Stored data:

'''

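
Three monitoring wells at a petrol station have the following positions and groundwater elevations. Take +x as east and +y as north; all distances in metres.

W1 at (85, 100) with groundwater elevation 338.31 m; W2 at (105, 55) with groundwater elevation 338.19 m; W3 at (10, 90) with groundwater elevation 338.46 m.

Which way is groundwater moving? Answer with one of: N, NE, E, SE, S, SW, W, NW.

SE

With h = a·x + b·y + c and W1 as origin, the differences give:
  20·a + (-45)·b = -0.12
  (-75)·a + (-10)·b = +0.15
Eliminate b (×(-10) and ×(-45), subtract): -3575·a = 7.950 → a = ∂h/∂x = -0.002224
Back-substitute: b = ∂h/∂y = +0.001678.
Flow = −∇h = (+0.002224 east, -0.001678 north), which points southeast.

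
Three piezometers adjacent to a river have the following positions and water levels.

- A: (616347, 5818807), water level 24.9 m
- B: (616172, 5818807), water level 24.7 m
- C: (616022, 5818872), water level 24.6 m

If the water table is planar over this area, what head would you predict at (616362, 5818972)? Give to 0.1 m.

25.1 m

Taking A as reference: B−A = (-175, 0, -0.2); C−A = (-325, 65, -0.3).
Determinant of the coordinate differences = (-175)·65 − (-325)·0 = -11375.
∂h/∂x = [(-0.2)·65 − (-0.3)·0] / -11375 = +0.001143
∂h/∂y = [(-175)·(-0.3) − (-325)·(-0.2)] / -11375 = +0.001099
h(616362, 5818972) = 24.9 + (+0.001143)·(15) + (+0.001099)·(165) = 24.9 +0.017 +0.181 = 25.098 m.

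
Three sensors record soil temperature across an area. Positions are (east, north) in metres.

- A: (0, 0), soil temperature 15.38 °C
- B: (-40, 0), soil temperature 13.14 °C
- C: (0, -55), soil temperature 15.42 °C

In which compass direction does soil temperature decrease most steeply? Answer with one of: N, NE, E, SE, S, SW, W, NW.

∂T/∂x = (13.14 − 15.38) / (-40 − 0) = +0.05600
∂T/∂y = (15.42 − 15.38) / (-55 − 0) = -0.0007273
Steepest decrease is along −∇f = (-0.05600 E, +0.0007273 N) → west.

W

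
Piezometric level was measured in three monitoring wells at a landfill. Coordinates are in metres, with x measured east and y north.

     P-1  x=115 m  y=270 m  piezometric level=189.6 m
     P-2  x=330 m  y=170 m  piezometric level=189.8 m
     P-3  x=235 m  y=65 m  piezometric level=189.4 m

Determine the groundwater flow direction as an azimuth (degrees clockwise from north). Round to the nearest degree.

222°

With h = a·x + b·y + c and P-1 as origin, the differences give:
  215·a + (-100)·b = +0.2
  120·a + (-205)·b = -0.2
Eliminate b (×(-205) and ×(-100), subtract): -32075·a = -61.00 → a = ∂h/∂x = +0.001902
Back-substitute: b = ∂h/∂y = +0.002089.
Flow direction (−∇h) has components (-0.001902 E, -0.002089 N).
Azimuth = atan2(E, N) = atan2(-0.001902, -0.002089) = 222.3° ≈ 222°.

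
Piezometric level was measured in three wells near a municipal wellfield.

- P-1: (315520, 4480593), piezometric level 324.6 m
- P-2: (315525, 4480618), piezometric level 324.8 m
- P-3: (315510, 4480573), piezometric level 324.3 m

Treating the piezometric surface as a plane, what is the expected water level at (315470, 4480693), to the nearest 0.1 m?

Taking P-1 as reference: P-2−P-1 = (5, 25, +0.2); P-3−P-1 = (-10, -20, -0.3).
Solve a·Δx + b·Δy = Δh: det = 5·(-20) − (-10)·25 = 150.
∂h/∂x = [(+0.2)·(-20) − (-0.3)·25] / 150 = +0.02333
∂h/∂y = [5·(-0.3) − (-10)·(+0.2)] / 150 = +0.003333
h(315470, 4480693) = 324.6 + (+0.02333)·(-50) + (+0.003333)·(100) = 324.6 -1.167 +0.333 = 323.767 m.

323.8 m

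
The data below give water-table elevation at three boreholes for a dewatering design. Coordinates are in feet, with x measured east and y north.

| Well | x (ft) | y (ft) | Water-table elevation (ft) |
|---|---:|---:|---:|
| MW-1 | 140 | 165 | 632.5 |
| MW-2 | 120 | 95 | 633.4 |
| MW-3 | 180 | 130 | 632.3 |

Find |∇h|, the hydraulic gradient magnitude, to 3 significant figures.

0.0159

Three-point gradient (reference MW-1): Δ to MW-2 = (-20, -70, +0.9), Δ to MW-3 = (40, -35, -0.2).
∂h/∂x = -0.01300, ∂h/∂y = -0.009143 (det = 3500).
|∇h| = √(-0.01300² + -0.009143²) = 0.01589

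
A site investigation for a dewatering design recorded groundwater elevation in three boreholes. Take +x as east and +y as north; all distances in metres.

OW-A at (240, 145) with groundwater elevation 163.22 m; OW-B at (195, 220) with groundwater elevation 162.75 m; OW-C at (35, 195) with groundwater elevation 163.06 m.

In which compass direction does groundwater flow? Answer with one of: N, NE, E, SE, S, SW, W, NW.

Taking OW-A as reference: OW-B−OW-A = (-45, 75, -0.47); OW-C−OW-A = (-205, 50, -0.16).
Solve a·Δx + b·Δy = Δh: det = (-45)·50 − (-205)·75 = 13125.
∂h/∂x = [(-0.47)·50 − (-0.16)·75] / 13125 = -0.0008762
∂h/∂y = [(-45)·(-0.16) − (-205)·(-0.47)] / 13125 = -0.006792
Flow = −∇h = (+0.0008762 east, +0.006792 north), which points north.

N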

'''

#### WORK REQUIRED
All the entries above are to be transcribed without any alteration.

#### THE COMPLETED TASK
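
Three monitoring wells at a petrol station have the following positions and groundwater elevations. Take +x as east and +y as north; all distances in metres.

W1 at (85, 100) with groundwater elevation 338.31 m; W2 at (105, 55) with groundwater elevation 338.19 m; W3 at (10, 90) with groundwater elevation 338.46 m.

Which way is groundwater moving? Answer with one of: N, NE, E, SE, S, SW, W, NW.

SE

With h = a·x + b·y + c and W1 as origin, the differences give:
  20·a + (-45)·b = -0.12
  (-75)·a + (-10)·b = +0.15
Eliminate b (×(-10) and ×(-45), subtract): -3575·a = 7.950 → a = ∂h/∂x = -0.002224
Back-substitute: b = ∂h/∂y = +0.001678.
Flow = −∇h = (+0.002224 east, -0.001678 north), which points southeast.

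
Three piezometers adjacent to a river have the following positions and water levels.

- A: (616347, 5818807), water level 24.9 m
- B: (616172, 5818807), water level 24.7 m
- C: (616022, 5818872), water level 24.6 m

If the water table is planar over this area, what head would you predict at (616362, 5818972)? Give to 0.1 m.

25.1 m

Taking A as reference: B−A = (-175, 0, -0.2); C−A = (-325, 65, -0.3).
Determinant of the coordinate differences = (-175)·65 − (-325)·0 = -11375.
∂h/∂x = [(-0.2)·65 − (-0.3)·0] / -11375 = +0.001143
∂h/∂y = [(-175)·(-0.3) − (-325)·(-0.2)] / -11375 = +0.001099
h(616362, 5818972) = 24.9 + (+0.001143)·(15) + (+0.001099)·(165) = 24.9 +0.017 +0.181 = 25.098 m.

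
Three sensors record soil temperature across an area. Positions are (east, north) in metres.

- A: (0, 0), soil temperature 15.38 °C
- B: (-40, 0), soil temperature 13.14 °C
- C: (0, -55), soil temperature 15.42 °C

In which compass direction does soil temperature decrease most steeply? Answer with one of: N, NE, E, SE, S, SW, W, NW.

∂T/∂x = (13.14 − 15.38) / (-40 − 0) = +0.05600
∂T/∂y = (15.42 − 15.38) / (-55 − 0) = -0.0007273
Steepest decrease is along −∇f = (-0.05600 E, +0.0007273 N) → west.

W

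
Piezometric level was measured in three monitoring wells at a landfill. Coordinates are in metres, with x measured east and y north.

     P-1  x=115 m  y=270 m  piezometric level=189.6 m
     P-2  x=330 m  y=170 m  piezometric level=189.8 m
     P-3  x=235 m  y=65 m  piezometric level=189.4 m

Determine the groundwater flow direction as an azimuth (degrees clockwise from north). Round to the nearest degree.

222°

With h = a·x + b·y + c and P-1 as origin, the differences give:
  215·a + (-100)·b = +0.2
  120·a + (-205)·b = -0.2
Eliminate b (×(-205) and ×(-100), subtract): -32075·a = -61.00 → a = ∂h/∂x = +0.001902
Back-substitute: b = ∂h/∂y = +0.002089.
Flow direction (−∇h) has components (-0.001902 E, -0.002089 N).
Azimuth = atan2(E, N) = atan2(-0.001902, -0.002089) = 222.3° ≈ 222°.

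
Piezometric level was measured in three wells near a municipal wellfield.

- P-1: (315520, 4480593), piezometric level 324.6 m
- P-2: (315525, 4480618), piezometric level 324.8 m
- P-3: (315510, 4480573), piezometric level 324.3 m

Treating the piezometric surface as a plane, what is the expected water level at (315470, 4480693), to the nearest 0.1 m?

Taking P-1 as reference: P-2−P-1 = (5, 25, +0.2); P-3−P-1 = (-10, -20, -0.3).
Solve a·Δx + b·Δy = Δh: det = 5·(-20) − (-10)·25 = 150.
∂h/∂x = [(+0.2)·(-20) − (-0.3)·25] / 150 = +0.02333
∂h/∂y = [5·(-0.3) − (-10)·(+0.2)] / 150 = +0.003333
h(315470, 4480693) = 324.6 + (+0.02333)·(-50) + (+0.003333)·(100) = 324.6 -1.167 +0.333 = 323.767 m.

323.8 m

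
The data below give water-table elevation at three boreholes for a dewatering design. Coordinates are in feet, with x measured east and y north.

| Well | x (ft) | y (ft) | Water-table elevation (ft) |
|---|---:|---:|---:|
| MW-1 | 140 | 165 | 632.5 |
| MW-2 | 120 | 95 | 633.4 |
| MW-3 | 180 | 130 | 632.3 |

Find |∇h|, the hydraulic gradient magnitude, to 3 significant figures.

0.0159

Three-point gradient (reference MW-1): Δ to MW-2 = (-20, -70, +0.9), Δ to MW-3 = (40, -35, -0.2).
∂h/∂x = -0.01300, ∂h/∂y = -0.009143 (det = 3500).
|∇h| = √(-0.01300² + -0.009143²) = 0.01589

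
A site investigation for a dewatering design recorded groundwater elevation in three boreholes. Take +x as east and +y as north; all distances in metres.

OW-A at (240, 145) with groundwater elevation 163.22 m; OW-B at (195, 220) with groundwater elevation 162.75 m; OW-C at (35, 195) with groundwater elevation 163.06 m.

In which compass direction does groundwater flow? Answer with one of: N, NE, E, SE, S, SW, W, NW.

Taking OW-A as reference: OW-B−OW-A = (-45, 75, -0.47); OW-C−OW-A = (-205, 50, -0.16).
Solve a·Δx + b·Δy = Δh: det = (-45)·50 − (-205)·75 = 13125.
∂h/∂x = [(-0.47)·50 − (-0.16)·75] / 13125 = -0.0008762
∂h/∂y = [(-45)·(-0.16) − (-205)·(-0.47)] / 13125 = -0.006792
Flow = −∇h = (+0.0008762 east, +0.006792 north), which points north.

N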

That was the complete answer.